- [What you will do] Show every line of the material that follows in which the word "following" occurs.

──────

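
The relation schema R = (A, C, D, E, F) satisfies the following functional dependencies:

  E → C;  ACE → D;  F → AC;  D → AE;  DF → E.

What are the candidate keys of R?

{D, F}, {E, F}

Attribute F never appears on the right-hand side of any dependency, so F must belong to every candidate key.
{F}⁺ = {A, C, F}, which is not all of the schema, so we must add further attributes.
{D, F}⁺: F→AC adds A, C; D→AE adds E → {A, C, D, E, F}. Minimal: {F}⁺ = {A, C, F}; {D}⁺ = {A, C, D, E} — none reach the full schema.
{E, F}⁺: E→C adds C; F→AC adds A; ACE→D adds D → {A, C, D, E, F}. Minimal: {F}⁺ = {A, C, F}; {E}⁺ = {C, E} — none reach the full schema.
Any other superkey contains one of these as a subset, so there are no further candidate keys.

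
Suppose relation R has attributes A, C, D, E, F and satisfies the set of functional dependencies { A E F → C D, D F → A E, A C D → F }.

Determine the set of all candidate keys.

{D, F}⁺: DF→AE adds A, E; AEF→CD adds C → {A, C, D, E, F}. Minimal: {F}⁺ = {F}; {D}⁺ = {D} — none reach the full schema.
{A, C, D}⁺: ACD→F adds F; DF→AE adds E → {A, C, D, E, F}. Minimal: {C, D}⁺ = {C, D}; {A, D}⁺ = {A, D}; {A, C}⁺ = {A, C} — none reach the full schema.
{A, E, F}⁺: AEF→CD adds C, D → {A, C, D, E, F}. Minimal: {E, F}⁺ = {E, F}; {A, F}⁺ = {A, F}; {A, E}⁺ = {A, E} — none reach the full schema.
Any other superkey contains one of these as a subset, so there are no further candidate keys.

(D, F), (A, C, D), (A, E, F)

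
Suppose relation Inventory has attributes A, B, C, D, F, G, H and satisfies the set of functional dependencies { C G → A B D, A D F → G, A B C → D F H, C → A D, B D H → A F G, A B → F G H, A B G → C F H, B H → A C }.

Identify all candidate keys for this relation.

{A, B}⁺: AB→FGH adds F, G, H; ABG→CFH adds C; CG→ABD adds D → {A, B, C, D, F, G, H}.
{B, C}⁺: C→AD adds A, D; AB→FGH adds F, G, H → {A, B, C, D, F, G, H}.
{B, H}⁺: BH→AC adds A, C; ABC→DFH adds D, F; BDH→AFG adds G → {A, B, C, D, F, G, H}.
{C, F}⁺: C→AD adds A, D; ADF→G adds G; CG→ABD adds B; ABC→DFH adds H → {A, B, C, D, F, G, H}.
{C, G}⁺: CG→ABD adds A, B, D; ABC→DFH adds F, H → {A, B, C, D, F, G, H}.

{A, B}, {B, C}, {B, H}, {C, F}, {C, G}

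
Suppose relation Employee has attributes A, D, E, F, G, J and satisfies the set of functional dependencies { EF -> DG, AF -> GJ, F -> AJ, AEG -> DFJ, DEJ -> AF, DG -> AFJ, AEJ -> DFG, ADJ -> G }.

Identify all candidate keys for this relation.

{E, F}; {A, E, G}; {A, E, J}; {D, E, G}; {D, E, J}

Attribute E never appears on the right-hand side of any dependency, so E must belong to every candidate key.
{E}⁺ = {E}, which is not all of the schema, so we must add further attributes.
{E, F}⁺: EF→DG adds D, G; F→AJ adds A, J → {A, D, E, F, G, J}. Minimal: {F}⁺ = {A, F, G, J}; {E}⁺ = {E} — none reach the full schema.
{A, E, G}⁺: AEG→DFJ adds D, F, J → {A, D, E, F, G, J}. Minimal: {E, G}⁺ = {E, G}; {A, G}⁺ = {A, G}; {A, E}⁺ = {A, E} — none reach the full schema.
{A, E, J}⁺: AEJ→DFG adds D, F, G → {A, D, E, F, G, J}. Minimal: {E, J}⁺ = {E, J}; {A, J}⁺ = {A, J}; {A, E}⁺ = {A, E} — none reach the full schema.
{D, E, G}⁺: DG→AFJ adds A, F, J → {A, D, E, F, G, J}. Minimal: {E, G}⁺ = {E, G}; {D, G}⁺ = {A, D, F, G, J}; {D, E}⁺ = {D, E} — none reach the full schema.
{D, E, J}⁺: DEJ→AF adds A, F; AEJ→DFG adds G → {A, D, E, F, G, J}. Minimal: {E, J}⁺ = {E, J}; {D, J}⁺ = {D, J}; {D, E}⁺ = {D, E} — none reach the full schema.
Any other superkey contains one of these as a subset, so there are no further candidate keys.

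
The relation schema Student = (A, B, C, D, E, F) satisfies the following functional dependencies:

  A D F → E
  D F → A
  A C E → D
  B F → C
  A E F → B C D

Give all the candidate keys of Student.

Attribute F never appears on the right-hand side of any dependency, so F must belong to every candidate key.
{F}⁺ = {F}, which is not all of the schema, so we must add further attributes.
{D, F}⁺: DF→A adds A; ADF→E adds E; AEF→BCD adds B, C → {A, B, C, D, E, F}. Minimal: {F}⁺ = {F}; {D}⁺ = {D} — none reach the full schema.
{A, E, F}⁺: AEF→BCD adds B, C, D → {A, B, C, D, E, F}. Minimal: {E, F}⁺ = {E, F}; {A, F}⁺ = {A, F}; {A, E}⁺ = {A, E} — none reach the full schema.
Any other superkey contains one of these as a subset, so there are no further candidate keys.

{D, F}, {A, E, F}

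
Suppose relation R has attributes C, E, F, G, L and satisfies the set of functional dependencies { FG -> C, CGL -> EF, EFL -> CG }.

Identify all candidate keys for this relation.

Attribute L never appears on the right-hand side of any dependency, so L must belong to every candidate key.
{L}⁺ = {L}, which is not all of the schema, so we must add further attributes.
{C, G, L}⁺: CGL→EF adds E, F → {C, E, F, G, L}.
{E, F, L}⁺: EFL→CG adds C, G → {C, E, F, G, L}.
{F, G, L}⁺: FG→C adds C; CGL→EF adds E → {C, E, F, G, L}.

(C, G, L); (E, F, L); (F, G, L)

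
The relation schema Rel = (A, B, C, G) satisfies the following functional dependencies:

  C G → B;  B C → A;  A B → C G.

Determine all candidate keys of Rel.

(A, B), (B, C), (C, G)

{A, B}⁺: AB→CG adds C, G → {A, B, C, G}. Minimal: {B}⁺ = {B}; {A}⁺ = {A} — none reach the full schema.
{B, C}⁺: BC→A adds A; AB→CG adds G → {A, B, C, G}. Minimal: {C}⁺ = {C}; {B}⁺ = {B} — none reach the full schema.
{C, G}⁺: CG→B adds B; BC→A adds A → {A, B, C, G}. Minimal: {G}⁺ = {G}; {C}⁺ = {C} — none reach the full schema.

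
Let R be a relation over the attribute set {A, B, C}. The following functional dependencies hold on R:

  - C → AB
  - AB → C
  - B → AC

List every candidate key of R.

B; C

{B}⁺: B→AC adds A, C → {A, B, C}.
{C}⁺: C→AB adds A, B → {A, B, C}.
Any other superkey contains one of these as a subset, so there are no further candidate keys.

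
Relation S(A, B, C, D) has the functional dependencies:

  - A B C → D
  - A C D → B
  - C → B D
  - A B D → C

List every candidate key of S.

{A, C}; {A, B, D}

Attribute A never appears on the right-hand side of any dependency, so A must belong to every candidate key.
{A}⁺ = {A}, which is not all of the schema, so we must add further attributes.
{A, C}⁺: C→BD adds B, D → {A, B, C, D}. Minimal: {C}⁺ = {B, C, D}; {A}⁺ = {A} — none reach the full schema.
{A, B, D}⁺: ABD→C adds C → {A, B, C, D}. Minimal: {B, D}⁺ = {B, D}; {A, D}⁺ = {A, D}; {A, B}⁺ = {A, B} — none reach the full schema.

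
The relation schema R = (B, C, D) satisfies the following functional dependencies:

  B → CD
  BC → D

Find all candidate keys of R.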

──────

- [Solution for this task]
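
The relation schema R = (A, C, D, E, F) satisfies the following functional dependencies:
The relation schema Student = (A, B, C, D, E, F) satisfies the following functional dependencies:
The relation schema Rel = (A, B, C, G) satisfies the following functional dependencies:
Let R be a relation over the attribute set {A, B, C}. The following functional dependencies hold on R:
The relation schema R = (B, C, D) satisfies the following functional dependencies: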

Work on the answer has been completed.